Input material: Begin

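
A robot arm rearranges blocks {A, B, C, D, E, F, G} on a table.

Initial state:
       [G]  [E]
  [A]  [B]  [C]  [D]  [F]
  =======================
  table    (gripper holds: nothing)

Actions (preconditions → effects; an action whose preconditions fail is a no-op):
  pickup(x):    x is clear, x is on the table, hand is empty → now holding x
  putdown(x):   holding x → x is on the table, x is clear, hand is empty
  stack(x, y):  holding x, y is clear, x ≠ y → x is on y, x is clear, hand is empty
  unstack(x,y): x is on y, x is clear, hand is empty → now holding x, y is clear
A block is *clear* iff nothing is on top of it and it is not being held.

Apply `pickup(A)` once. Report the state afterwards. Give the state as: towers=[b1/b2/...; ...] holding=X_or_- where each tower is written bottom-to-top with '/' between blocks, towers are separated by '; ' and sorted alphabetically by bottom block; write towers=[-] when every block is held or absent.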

Input material: End

Task requirements
Lines in the data that include the word "state" should all be copied.

Task answer
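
Initial state:
Apply `pickup(A)` once. Report the state afterwards. Give the state as: towers=[b1/b2/...; ...] holding=X_or_- where each tower is written bottom-to-top with '/' between blocks, towers are separated by '; ' and sorted alphabetically by bottom block; write towers=[-] when every block is held or absent.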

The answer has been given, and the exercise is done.